# Assignment
All entries must be transcribed without a single difference.
^^^^^^^^
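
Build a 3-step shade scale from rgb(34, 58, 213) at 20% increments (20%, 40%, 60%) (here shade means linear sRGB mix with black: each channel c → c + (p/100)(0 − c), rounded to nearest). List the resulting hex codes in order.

#1B2EAA, #142380, #0E1755

20%: (34 − 6.8 = 27.2→27, 58 − 11.6 = 46.4→46, 213 − 42.6 = 170.4→170) → #1B2EAA
40%: (34 − 13.6 = 20.4→20, 58 − 23.2 = 34.8→35, 213 − 85.2 = 127.8→128) → #142380
60%: (34 − 20.4 = 13.6→14, 58 − 34.8 = 23.2→23, 213 − 127.8 = 85.2→85) → #0E1755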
^^^^^^^^
# Task output
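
Build a 3-step shade scale from rgb(34, 58, 213) at 20% increments (20%, 40%, 60%) (here shade means linear sRGB mix with black: each channel c → c + (p/100)(0 − c), rounded to nearest). List the resulting hex codes in order.

#1B2EAA, #142380, #0E1755

20%: (34 − 6.8 = 27.2→27, 58 − 11.6 = 46.4→46, 213 − 42.6 = 170.4→170) → #1B2EAA
40%: (34 − 13.6 = 20.4→20, 58 − 23.2 = 34.8→35, 213 − 85.2 = 127.8→128) → #142380
60%: (34 − 20.4 = 13.6→14, 58 − 34.8 = 23.2→23, 213 − 127.8 = 85.2→85) → #0E1755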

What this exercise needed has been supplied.